WHAT IS REQUIRED: Print the listing below exactly, leaving nothing out.

══ MATERIAL SUPPLIED

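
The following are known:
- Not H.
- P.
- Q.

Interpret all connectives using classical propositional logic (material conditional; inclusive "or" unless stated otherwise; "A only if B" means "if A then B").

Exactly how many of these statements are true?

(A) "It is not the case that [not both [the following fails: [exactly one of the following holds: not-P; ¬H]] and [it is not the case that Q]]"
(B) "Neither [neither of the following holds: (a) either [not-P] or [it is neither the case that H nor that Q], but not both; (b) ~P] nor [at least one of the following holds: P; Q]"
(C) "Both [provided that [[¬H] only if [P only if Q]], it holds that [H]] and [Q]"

(A): Parsed as not (not (not P xor not H) nand not Q)

not P = not True = False
not H = not False = True
not P xor not H = False xor True = True
not (not P xor not H) = not True = False
not Q = not True = False
not (not P xor not H) nand not Q = False nand False = True
not (not (not P xor not H) nand not Q) = not True = False
So (A) is false.

(B): This is ((not P xor (H nor Q)) nor not P) nor (P or Q).

not P = not True = False
H nor Q = False nor True = False
not P xor (H nor Q) = False xor False = False
not P = not True = False
(not P xor (H nor Q)) nor not P = False nor False = True
P or Q = True or True = True
((not P xor (H nor Q)) nor not P) nor (P or Q) = True nor True = False
So (B) is false.

(C): This is ((not H -> (P -> Q)) -> H) and Q.

not H = not False = True
P -> Q = True -> True = True
not H -> (P -> Q) = True -> True = True
(not H -> (P -> Q)) -> H = True -> False = False
((not H -> (P -> Q)) -> H) and Q = False and True = False
So (C) is false.

Count: 0.

0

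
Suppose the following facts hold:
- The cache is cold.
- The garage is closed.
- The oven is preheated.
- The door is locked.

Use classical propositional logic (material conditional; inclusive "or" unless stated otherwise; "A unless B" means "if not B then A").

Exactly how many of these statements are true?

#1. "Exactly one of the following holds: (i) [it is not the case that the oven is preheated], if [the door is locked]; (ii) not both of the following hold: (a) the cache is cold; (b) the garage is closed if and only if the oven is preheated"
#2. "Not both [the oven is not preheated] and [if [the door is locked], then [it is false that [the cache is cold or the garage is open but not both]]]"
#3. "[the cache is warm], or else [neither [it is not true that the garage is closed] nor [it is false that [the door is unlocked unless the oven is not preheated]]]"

1

Let U = "the door is locked" (T), W = "the oven is preheated" (T), M = "the cache is warm" (F), G = "the garage is closed" (T).

#1: In symbols: (U → ¬W) ⊕ (¬M ↑ (G ↔ W))

¬W = ¬T = F
U → ¬W = T → F = F
¬M = ¬F = T
G ↔ W = T ↔ T = T
¬M ↑ (G ↔ W) = T ↑ T = F
(U → ¬W) ⊕ (¬M ↑ (G ↔ W)) = F ⊕ F = F
Hence #1 is false.

#2: Parsed as ¬W ↑ (U → ¬(¬M ⊕ ¬G))

¬W = ¬T = F
¬M = ¬F = T
¬G = ¬T = F
¬M ⊕ ¬G = T ⊕ F = T
¬(¬M ⊕ ¬G) = ¬T = F
U → ¬(¬M ⊕ ¬G) = T → F = F
¬W ↑ (U → ¬(¬M ⊕ ¬G)) = F ↑ F = T
So #2 is true.

#3: Parsed as M ∨ (¬G ↓ ¬(¬U ∨ ¬W))

¬G = ¬T = F
¬U = ¬T = F
¬W = ¬T = F
¬U ∨ ¬W = F ∨ F = F
¬(¬U ∨ ¬W) = ¬F = T
¬G ↓ ¬(¬U ∨ ¬W) = F ↓ T = F
M ∨ (¬G ↓ ¬(¬U ∨ ¬W)) = F ∨ F = F
Thus #3 is false.

1 of the 3 statements is true (#2).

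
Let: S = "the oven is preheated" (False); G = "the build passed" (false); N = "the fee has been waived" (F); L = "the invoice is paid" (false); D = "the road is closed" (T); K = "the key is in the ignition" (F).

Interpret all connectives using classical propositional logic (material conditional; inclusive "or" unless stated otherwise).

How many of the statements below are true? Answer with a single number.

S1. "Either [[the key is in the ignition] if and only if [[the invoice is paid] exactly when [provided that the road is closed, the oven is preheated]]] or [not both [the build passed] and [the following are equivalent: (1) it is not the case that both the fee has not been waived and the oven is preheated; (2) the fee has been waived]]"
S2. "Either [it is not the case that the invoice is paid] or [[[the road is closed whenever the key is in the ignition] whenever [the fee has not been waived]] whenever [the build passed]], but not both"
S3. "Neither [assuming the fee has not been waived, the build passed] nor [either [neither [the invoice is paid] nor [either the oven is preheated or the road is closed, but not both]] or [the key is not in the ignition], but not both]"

S1: Parsed as (K <-> (L <-> (D -> S))) | (G nand ((~N nand S) <-> N))

D -> S = T -> F = F
L <-> (D -> S) = F <-> F = T
K <-> (L <-> (D -> S)) = F <-> T = F
~N = ~F = T
~N nand S = T nand F = T
(~N nand S) <-> N = T <-> F = F
G nand ((~N nand S) <-> N) = F nand F = T
(K <-> (L <-> (D -> S))) | (G nand ((~N nand S) <-> N)) = F | T = T
Hence S1 is true.

S2: This is ~L xor (G -> (~N -> (K -> D))).

~L = ~F = T
~N = ~F = T
K -> D = F -> T = T
~N -> (K -> D) = T -> T = T
G -> (~N -> (K -> D)) = F -> T = T
~L xor (G -> (~N -> (K -> D))) = T xor T = F
So S2 is false.

S3: In symbols: (~N -> G) nor ((L nor (S xor D)) xor ~K)

~N = ~F = T
~N -> G = T -> F = F
S xor D = F xor T = T
L nor (S xor D) = F nor T = F
~K = ~F = T
(L nor (S xor D)) xor ~K = F xor T = T
(~N -> G) nor ((L nor (S xor D)) xor ~K) = F nor T = F
Thus S3 is false.

Count: 1.

1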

════

THE ANSWER:
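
The following are known:
- Not H.
- P.
- Q.

Interpret all connectives using classical propositional logic (material conditional; inclusive "or" unless stated otherwise; "A only if B" means "if A then B").

Exactly how many of these statements are true?

(A) "It is not the case that [not both [the following fails: [exactly one of the following holds: not-P; ¬H]] and [it is not the case that Q]]"
(B) "Neither [neither of the following holds: (a) either [not-P] or [it is neither the case that H nor that Q], but not both; (b) ~P] nor [at least one of the following holds: P; Q]"
(C) "Both [provided that [[¬H] only if [P only if Q]], it holds that [H]] and [Q]"

(A): Parsed as not (not (not P xor not H) nand not Q)

not P = not True = False
not H = not False = True
not P xor not H = False xor True = True
not (not P xor not H) = not True = False
not Q = not True = False
not (not P xor not H) nand not Q = False nand False = True
not (not (not P xor not H) nand not Q) = not True = False
So (A) is false.

(B): This is ((not P xor (H nor Q)) nor not P) nor (P or Q).

not P = not True = False
H nor Q = False nor True = False
not P xor (H nor Q) = False xor False = False
not P = not True = False
(not P xor (H nor Q)) nor not P = False nor False = True
P or Q = True or True = True
((not P xor (H nor Q)) nor not P) nor (P or Q) = True nor True = False
So (B) is false.

(C): This is ((not H -> (P -> Q)) -> H) and Q.

not H = not False = True
P -> Q = True -> True = True
not H -> (P -> Q) = True -> True = True
(not H -> (P -> Q)) -> H = True -> False = False
((not H -> (P -> Q)) -> H) and Q = False and True = False
So (C) is false.

Count: 0.

0

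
Suppose the following facts hold:
- The cache is cold.
- The garage is closed.
- The oven is preheated.
- The door is locked.

Use classical propositional logic (material conditional; inclusive "or" unless stated otherwise; "A unless B" means "if not B then A").

Exactly how many of these statements are true?

#1. "Exactly one of the following holds: (i) [it is not the case that the oven is preheated], if [the door is locked]; (ii) not both of the following hold: (a) the cache is cold; (b) the garage is closed if and only if the oven is preheated"
#2. "Not both [the oven is not preheated] and [if [the door is locked], then [it is false that [the cache is cold or the garage is open but not both]]]"
#3. "[the cache is warm], or else [neither [it is not true that the garage is closed] nor [it is false that [the door is unlocked unless the oven is not preheated]]]"

1

Let U = "the door is locked" (T), W = "the oven is preheated" (T), M = "the cache is warm" (F), G = "the garage is closed" (T).

#1: In symbols: (U → ¬W) ⊕ (¬M ↑ (G ↔ W))

¬W = ¬T = F
U → ¬W = T → F = F
¬M = ¬F = T
G ↔ W = T ↔ T = T
¬M ↑ (G ↔ W) = T ↑ T = F
(U → ¬W) ⊕ (¬M ↑ (G ↔ W)) = F ⊕ F = F
Hence #1 is false.

#2: Parsed as ¬W ↑ (U → ¬(¬M ⊕ ¬G))

¬W = ¬T = F
¬M = ¬F = T
¬G = ¬T = F
¬M ⊕ ¬G = T ⊕ F = T
¬(¬M ⊕ ¬G) = ¬T = F
U → ¬(¬M ⊕ ¬G) = T → F = F
¬W ↑ (U → ¬(¬M ⊕ ¬G)) = F ↑ F = T
So #2 is true.

#3: Parsed as M ∨ (¬G ↓ ¬(¬U ∨ ¬W))

¬G = ¬T = F
¬U = ¬T = F
¬W = ¬T = F
¬U ∨ ¬W = F ∨ F = F
¬(¬U ∨ ¬W) = ¬F = T
¬G ↓ ¬(¬U ∨ ¬W) = F ↓ T = F
M ∨ (¬G ↓ ¬(¬U ∨ ¬W)) = F ∨ F = F
Thus #3 is false.

1 of the 3 statements is true (#2).

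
Let: S = "the oven is preheated" (False); G = "the build passed" (false); N = "the fee has been waived" (F); L = "the invoice is paid" (false); D = "the road is closed" (T); K = "the key is in the ignition" (F).

Interpret all connectives using classical propositional logic (material conditional; inclusive "or" unless stated otherwise).

How many of the statements below are true? Answer with a single number.

S1. "Either [[the key is in the ignition] if and only if [[the invoice is paid] exactly when [provided that the road is closed, the oven is preheated]]] or [not both [the build passed] and [the following are equivalent: (1) it is not the case that both the fee has not been waived and the oven is preheated; (2) the fee has been waived]]"
S2. "Either [it is not the case that the invoice is paid] or [[[the road is closed whenever the key is in the ignition] whenever [the fee has not been waived]] whenever [the build passed]], but not both"
S3. "Neither [assuming the fee has not been waived, the build passed] nor [either [neither [the invoice is paid] nor [either the oven is preheated or the road is closed, but not both]] or [the key is not in the ignition], but not both]"

S1: Parsed as (K <-> (L <-> (D -> S))) | (G nand ((~N nand S) <-> N))

D -> S = T -> F = F
L <-> (D -> S) = F <-> F = T
K <-> (L <-> (D -> S)) = F <-> T = F
~N = ~F = T
~N nand S = T nand F = T
(~N nand S) <-> N = T <-> F = F
G nand ((~N nand S) <-> N) = F nand F = T
(K <-> (L <-> (D -> S))) | (G nand ((~N nand S) <-> N)) = F | T = T
Hence S1 is true.

S2: This is ~L xor (G -> (~N -> (K -> D))).

~L = ~F = T
~N = ~F = T
K -> D = F -> T = T
~N -> (K -> D) = T -> T = T
G -> (~N -> (K -> D)) = F -> T = T
~L xor (G -> (~N -> (K -> D))) = T xor T = F
So S2 is false.

S3: In symbols: (~N -> G) nor ((L nor (S xor D)) xor ~K)

~N = ~F = T
~N -> G = T -> F = F
S xor D = F xor T = T
L nor (S xor D) = F nor T = F
~K = ~F = T
(L nor (S xor D)) xor ~K = F xor T = T
(~N -> G) nor ((L nor (S xor D)) xor ~K) = F nor T = F
Thus S3 is false.

Count: 1.

1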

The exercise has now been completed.